• _How to complete this task_: Your answer should be every line from the records that contains "What".

** Opening Task data block **

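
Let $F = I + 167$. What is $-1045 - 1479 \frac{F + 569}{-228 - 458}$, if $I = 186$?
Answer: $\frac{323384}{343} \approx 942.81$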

** Closing Task data block **
** Opening Task data block **

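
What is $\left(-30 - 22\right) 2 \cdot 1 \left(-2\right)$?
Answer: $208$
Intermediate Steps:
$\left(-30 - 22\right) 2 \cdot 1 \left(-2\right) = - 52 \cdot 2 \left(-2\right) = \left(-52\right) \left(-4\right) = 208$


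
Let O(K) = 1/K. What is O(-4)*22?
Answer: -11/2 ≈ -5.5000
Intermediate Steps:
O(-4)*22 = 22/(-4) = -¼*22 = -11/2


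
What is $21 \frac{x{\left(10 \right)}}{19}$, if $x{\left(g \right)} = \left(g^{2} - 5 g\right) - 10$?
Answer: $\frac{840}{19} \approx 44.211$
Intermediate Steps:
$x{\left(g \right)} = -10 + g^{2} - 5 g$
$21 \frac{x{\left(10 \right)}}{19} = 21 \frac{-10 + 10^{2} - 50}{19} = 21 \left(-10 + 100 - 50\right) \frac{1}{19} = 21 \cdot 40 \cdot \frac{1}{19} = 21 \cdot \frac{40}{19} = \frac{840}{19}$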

** Closing Task data block **

• _Response_:
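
Let $F = I + 167$. What is $-1045 - 1479 \frac{F + 569}{-228 - 458}$, if $I = 186$?
What is $\left(-30 - 22\right) 2 \cdot 1 \left(-2\right)$?
Let O(K) = 1/K. What is O(-4)*22?
What is $21 \frac{x{\left(10 \right)}}{19}$, if $x{\left(g \right)} = \left(g^{2} - 5 g\right) - 10$?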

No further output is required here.